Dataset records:
= = = =

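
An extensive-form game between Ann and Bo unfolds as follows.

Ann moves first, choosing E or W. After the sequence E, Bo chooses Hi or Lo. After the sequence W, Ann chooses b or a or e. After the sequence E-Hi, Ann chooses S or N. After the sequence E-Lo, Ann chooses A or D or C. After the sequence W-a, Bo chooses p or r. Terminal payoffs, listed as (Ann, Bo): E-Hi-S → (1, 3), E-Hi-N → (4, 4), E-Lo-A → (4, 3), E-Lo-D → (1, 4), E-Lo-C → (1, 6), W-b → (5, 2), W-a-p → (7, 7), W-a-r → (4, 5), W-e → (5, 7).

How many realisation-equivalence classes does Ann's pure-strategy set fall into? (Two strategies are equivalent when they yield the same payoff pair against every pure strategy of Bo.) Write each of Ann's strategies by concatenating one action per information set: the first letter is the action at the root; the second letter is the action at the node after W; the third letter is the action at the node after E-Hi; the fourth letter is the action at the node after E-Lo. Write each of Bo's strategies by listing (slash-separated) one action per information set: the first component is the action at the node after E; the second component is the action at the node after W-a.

Ann has 36 pure strategies: EbSA, EbSD, EbSC, EbNA, EbND, EbNC, EaSA, EaSD, EaSC, EaNA, EaND, EaNC, EeSA, EeSD, EeSC, EeNA, EeND, EeNC, WbSA, WbSD, WbSC, WbNA, WbND, WbNC, WaSA, WaSD, WaSC, WaNA, WaND, WaNC, WeSA, WeSD, WeSC, WeNA, WeND, WeNC. Columns: Hi/p, Hi/r, Lo/p, Lo/r.
{EbSA, EaSA, EeSA} → row (1,3) (1,3) (4,3) (4,3)
{EbSD, EaSD, EeSD} → row (1,3) (1,3) (1,4) (1,4)
{EbSC, EaSC, EeSC} → row (1,3) (1,3) (1,6) (1,6)
{EbNA, EaNA, EeNA} → row (4,4) (4,4) (4,3) (4,3)
{EbND, EaND, EeND} → row (4,4) (4,4) (1,4) (1,4)
{EbNC, EaNC, EeNC} → row (4,4) (4,4) (1,6) (1,6)
{WbSA, WbSD, WbSC, WbNA, WbND, WbNC} → row (5,2) (5,2) (5,2) (5,2)
{WaSA, WaSD, WaSC, WaNA, WaND, WaNC} → row (7,7) (4,5) (7,7) (4,5)
{WeSA, WeSD, WeSC, WeNA, WeND, WeNC} → row (5,7) (5,7) (5,7) (5,7)
That's 9 distinct rows out of 36 strategies.

9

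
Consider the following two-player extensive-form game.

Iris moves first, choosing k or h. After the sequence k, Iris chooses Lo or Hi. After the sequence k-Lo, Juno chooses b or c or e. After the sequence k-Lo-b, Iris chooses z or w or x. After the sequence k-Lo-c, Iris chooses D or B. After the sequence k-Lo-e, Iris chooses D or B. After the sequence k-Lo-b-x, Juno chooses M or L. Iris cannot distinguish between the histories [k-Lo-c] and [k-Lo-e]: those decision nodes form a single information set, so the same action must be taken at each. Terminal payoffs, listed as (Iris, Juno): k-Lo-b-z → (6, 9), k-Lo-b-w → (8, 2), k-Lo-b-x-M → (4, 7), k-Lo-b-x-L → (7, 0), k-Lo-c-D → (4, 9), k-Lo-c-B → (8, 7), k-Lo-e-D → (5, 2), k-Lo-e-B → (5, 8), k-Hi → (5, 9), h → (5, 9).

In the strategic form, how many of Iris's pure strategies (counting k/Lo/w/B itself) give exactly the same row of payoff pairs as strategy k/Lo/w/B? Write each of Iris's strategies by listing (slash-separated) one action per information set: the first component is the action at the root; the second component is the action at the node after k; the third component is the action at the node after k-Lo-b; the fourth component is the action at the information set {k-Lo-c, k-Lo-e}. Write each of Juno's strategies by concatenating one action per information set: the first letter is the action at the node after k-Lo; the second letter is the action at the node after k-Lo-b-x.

1

Row for k/Lo/w/B (columns bM, bL, cM, cL, eM, eL): (8,2) (8,2) (8,7) (8,7) (5,8) (5,8).
Every one of Iris's information sets is on the play path for some reply by Juno when Iris follows k/Lo/w/B.
Changing the action at any of them therefore changes at least one column, so only k/Lo/w/B itself gives this row.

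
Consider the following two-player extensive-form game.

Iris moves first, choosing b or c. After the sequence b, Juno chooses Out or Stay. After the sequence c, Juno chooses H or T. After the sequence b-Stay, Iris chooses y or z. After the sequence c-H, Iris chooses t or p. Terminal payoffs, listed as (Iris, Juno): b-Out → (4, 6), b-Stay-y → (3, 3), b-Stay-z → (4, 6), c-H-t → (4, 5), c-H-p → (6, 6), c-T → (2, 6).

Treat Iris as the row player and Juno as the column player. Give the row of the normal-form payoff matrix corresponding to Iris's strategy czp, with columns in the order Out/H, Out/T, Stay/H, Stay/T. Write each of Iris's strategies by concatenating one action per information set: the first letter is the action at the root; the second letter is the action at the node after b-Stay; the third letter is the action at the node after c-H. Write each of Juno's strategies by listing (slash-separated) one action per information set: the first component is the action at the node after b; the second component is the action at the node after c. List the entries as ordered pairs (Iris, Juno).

vs Out/H: Iris plays c → Juno plays H at [c] → Iris plays p at [c-H] → (6, 6)
vs Out/T: Iris plays c → Juno plays T at [c] → (2, 6)
vs Stay/H: Iris plays c → Juno plays H at [c] → Iris plays p at [c-H] → (6, 6)
vs Stay/T: Iris plays c → Juno plays T at [c] → (2, 6)

(6,6) (2,6) (6,6) (2,6)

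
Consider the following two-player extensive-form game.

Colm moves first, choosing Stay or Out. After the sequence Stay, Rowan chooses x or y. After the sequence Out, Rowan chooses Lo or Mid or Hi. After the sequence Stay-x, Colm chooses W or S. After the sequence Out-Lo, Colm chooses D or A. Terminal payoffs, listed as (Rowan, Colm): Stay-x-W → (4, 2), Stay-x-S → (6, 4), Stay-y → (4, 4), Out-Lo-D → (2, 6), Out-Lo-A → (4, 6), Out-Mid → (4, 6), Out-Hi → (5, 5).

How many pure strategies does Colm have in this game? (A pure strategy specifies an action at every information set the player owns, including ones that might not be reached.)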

= = = =

Brief. Reproduce the entries exactly, starting at their first line and stopping after the line with "Ann moves first, choosing".

Reply to the task.
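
An extensive-form game between Ann and Bo unfolds as follows.

Ann moves first, choosing E or W. After the sequence E, Bo chooses Hi or Lo. After the sequence W, Ann chooses b or a or e. After the sequence E-Hi, Ann chooses S or N. After the sequence E-Lo, Ann chooses A or D or C. After the sequence W-a, Bo chooses p or r. Terminal payoffs, listed as (Ann, Bo): E-Hi-S → (1, 3), E-Hi-N → (4, 4), E-Lo-A → (4, 3), E-Lo-D → (1, 4), E-Lo-C → (1, 6), W-b → (5, 2), W-a-p → (7, 7), W-a-r → (4, 5), W-e → (5, 7).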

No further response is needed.